* _TO DO_: Below are some records; write them all out again exactly.

--- DATA IN THIS EXERCISE ---

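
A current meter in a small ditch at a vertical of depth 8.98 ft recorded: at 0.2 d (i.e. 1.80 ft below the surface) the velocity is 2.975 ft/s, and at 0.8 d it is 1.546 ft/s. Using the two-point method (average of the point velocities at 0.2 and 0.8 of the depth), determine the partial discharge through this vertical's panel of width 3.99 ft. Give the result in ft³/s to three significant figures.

81.0 ft³/s

v̄ = (2.975 + 1.546) / 2 = 2.261 ft/s
q = v̄ × d × w = 2.261 × 8.98 × 3.99 = 80.99 ft³/s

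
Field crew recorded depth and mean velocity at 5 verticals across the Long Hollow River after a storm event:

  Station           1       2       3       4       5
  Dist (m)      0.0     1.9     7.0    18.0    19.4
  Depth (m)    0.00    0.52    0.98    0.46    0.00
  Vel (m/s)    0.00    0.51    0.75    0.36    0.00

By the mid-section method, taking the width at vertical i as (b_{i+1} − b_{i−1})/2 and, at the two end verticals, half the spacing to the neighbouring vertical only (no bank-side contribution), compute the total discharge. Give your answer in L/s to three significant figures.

7870 L/s

w_2 = (7.0 − 0.0)/2 = 3.5 m; q_2 = 0.51 × 0.52 × 3.5 = 0.9282 m³/s
w_3 = (18.0 − 1.9)/2 = 8.05 m; q_3 = 0.75 × 0.98 × 8.05 = 5.917 m³/s
w_4 = (19.4 − 7.0)/2 = 6.2 m; q_4 = 0.36 × 0.46 × 6.2 = 1.027 m³/s
Stations 1, 5 contribute zero (depth or velocity is 0).
Q = Σ qᵢ = 7.872 m³/s
= 7.872 × 1000 = 7872 L/s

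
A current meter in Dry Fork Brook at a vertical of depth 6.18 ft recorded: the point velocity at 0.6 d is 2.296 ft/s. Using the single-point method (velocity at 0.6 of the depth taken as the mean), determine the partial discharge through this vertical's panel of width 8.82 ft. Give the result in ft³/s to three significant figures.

125 ft³/s

v̄ = v₀.₆ = 2.296 ft/s
q = v̄ × d × w = 2.296 × 6.18 × 8.82 = 125.1 ft³/s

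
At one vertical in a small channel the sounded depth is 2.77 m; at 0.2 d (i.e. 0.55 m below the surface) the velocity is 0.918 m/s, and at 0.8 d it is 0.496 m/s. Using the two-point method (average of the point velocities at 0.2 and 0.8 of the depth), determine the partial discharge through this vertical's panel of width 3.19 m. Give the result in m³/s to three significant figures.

6.25 m³/s

v̄ = (0.918 + 0.496) / 2 = 0.7070 m/s
q = v̄ × d × w = 0.7070 × 2.77 × 3.19 = 6.247 m³/s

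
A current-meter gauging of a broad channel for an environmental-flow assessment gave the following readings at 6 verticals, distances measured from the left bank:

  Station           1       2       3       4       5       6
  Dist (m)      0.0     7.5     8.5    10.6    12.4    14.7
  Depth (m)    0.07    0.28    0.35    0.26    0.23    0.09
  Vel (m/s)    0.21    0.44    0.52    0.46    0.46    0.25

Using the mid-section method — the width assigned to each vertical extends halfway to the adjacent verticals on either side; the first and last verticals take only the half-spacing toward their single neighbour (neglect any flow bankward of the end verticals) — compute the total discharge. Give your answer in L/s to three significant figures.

w_1 = (7.5 − 0.0)/2 = 3.75 m; q_1 = 0.21 × 0.07 × 3.75 = 0.05513 m³/s
w_2 = (8.5 − 0.0)/2 = 4.25 m; q_2 = 0.44 × 0.28 × 4.25 = 0.5236 m³/s
w_3 = (10.6 − 7.5)/2 = 1.55 m; q_3 = 0.52 × 0.35 × 1.55 = 0.2821 m³/s
w_4 = (12.4 − 8.5)/2 = 1.95 m; q_4 = 0.46 × 0.26 × 1.95 = 0.2332 m³/s
w_5 = (14.7 − 10.6)/2 = 2.05 m; q_5 = 0.46 × 0.23 × 2.05 = 0.2169 m³/s
w_6 = (14.7 − 12.4)/2 = 1.15 m; q_6 = 0.25 × 0.09 × 1.15 = 0.02588 m³/s
Q = Σ qᵢ = 1.337 m³/s
= 1.337 × 1000 = 1337 L/s

1340 L/s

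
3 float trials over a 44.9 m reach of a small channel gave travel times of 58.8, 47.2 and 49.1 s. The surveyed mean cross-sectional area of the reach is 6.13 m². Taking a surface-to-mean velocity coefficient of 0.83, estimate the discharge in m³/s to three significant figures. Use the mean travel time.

t̄ = (58.8 + 47.2 + 49.1) / 3 = 51.7 s
v_surface = L / t̄ = 44.9 / 51.7 = 0.8685 m/s
v_mean = 0.83 × 0.8685 = 0.7208 m/s
Q = A × v_mean = 6.13 × 0.7208 = 4.419 m³/s

4.42 m³/s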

---

* _FINISHED EXERCISE_:
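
A current meter in a small ditch at a vertical of depth 8.98 ft recorded: at 0.2 d (i.e. 1.80 ft below the surface) the velocity is 2.975 ft/s, and at 0.8 d it is 1.546 ft/s. Using the two-point method (average of the point velocities at 0.2 and 0.8 of the depth), determine the partial discharge through this vertical's panel of width 3.99 ft. Give the result in ft³/s to three significant figures.

81.0 ft³/s

v̄ = (2.975 + 1.546) / 2 = 2.261 ft/s
q = v̄ × d × w = 2.261 × 8.98 × 3.99 = 80.99 ft³/s

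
Field crew recorded depth and mean velocity at 5 verticals across the Long Hollow River after a storm event:

  Station           1       2       3       4       5
  Dist (m)      0.0     1.9     7.0    18.0    19.4
  Depth (m)    0.00    0.52    0.98    0.46    0.00
  Vel (m/s)    0.00    0.51    0.75    0.36    0.00

By the mid-section method, taking the width at vertical i as (b_{i+1} − b_{i−1})/2 and, at the two end verticals, half the spacing to the neighbouring vertical only (no bank-side contribution), compute the total discharge. Give your answer in L/s to three significant figures.

7870 L/s

w_2 = (7.0 − 0.0)/2 = 3.5 m; q_2 = 0.51 × 0.52 × 3.5 = 0.9282 m³/s
w_3 = (18.0 − 1.9)/2 = 8.05 m; q_3 = 0.75 × 0.98 × 8.05 = 5.917 m³/s
w_4 = (19.4 − 7.0)/2 = 6.2 m; q_4 = 0.36 × 0.46 × 6.2 = 1.027 m³/s
Stations 1, 5 contribute zero (depth or velocity is 0).
Q = Σ qᵢ = 7.872 m³/s
= 7.872 × 1000 = 7872 L/s

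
A current meter in Dry Fork Brook at a vertical of depth 6.18 ft recorded: the point velocity at 0.6 d is 2.296 ft/s. Using the single-point method (velocity at 0.6 of the depth taken as the mean), determine the partial discharge through this vertical's panel of width 8.82 ft. Give the result in ft³/s to three significant figures.

125 ft³/s

v̄ = v₀.₆ = 2.296 ft/s
q = v̄ × d × w = 2.296 × 6.18 × 8.82 = 125.1 ft³/s

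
At one vertical in a small channel the sounded depth is 2.77 m; at 0.2 d (i.e. 0.55 m below the surface) the velocity is 0.918 m/s, and at 0.8 d it is 0.496 m/s. Using the two-point method (average of the point velocities at 0.2 and 0.8 of the depth), determine the partial discharge through this vertical's panel of width 3.19 m. Give the result in m³/s to three significant figures.

6.25 m³/s

v̄ = (0.918 + 0.496) / 2 = 0.7070 m/s
q = v̄ × d × w = 0.7070 × 2.77 × 3.19 = 6.247 m³/s

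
A current-meter gauging of a broad channel for an environmental-flow assessment gave the following readings at 6 verticals, distances measured from the left bank:

  Station           1       2       3       4       5       6
  Dist (m)      0.0     7.5     8.5    10.6    12.4    14.7
  Depth (m)    0.07    0.28    0.35    0.26    0.23    0.09
  Vel (m/s)    0.21    0.44    0.52    0.46    0.46    0.25

Using the mid-section method — the width assigned to each vertical extends halfway to the adjacent verticals on either side; the first and last verticals take only the half-spacing toward their single neighbour (neglect any flow bankward of the end verticals) — compute the total discharge. Give your answer in L/s to three significant figures.

w_1 = (7.5 − 0.0)/2 = 3.75 m; q_1 = 0.21 × 0.07 × 3.75 = 0.05513 m³/s
w_2 = (8.5 − 0.0)/2 = 4.25 m; q_2 = 0.44 × 0.28 × 4.25 = 0.5236 m³/s
w_3 = (10.6 − 7.5)/2 = 1.55 m; q_3 = 0.52 × 0.35 × 1.55 = 0.2821 m³/s
w_4 = (12.4 − 8.5)/2 = 1.95 m; q_4 = 0.46 × 0.26 × 1.95 = 0.2332 m³/s
w_5 = (14.7 − 10.6)/2 = 2.05 m; q_5 = 0.46 × 0.23 × 2.05 = 0.2169 m³/s
w_6 = (14.7 − 12.4)/2 = 1.15 m; q_6 = 0.25 × 0.09 × 1.15 = 0.02588 m³/s
Q = Σ qᵢ = 1.337 m³/s
= 1.337 × 1000 = 1337 L/s

1340 L/s

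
3 float trials over a 44.9 m reach of a small channel gave travel times of 58.8, 47.2 and 49.1 s. The surveyed mean cross-sectional area of the reach is 6.13 m². Taking a surface-to-mean velocity coefficient of 0.83, estimate the discharge in m³/s to three significant figures. Use the mean travel time.

t̄ = (58.8 + 47.2 + 49.1) / 3 = 51.7 s
v_surface = L / t̄ = 44.9 / 51.7 = 0.8685 m/s
v_mean = 0.83 × 0.8685 = 0.7208 m/s
Q = A × v_mean = 6.13 × 0.7208 = 4.419 m³/s

4.42 m³/s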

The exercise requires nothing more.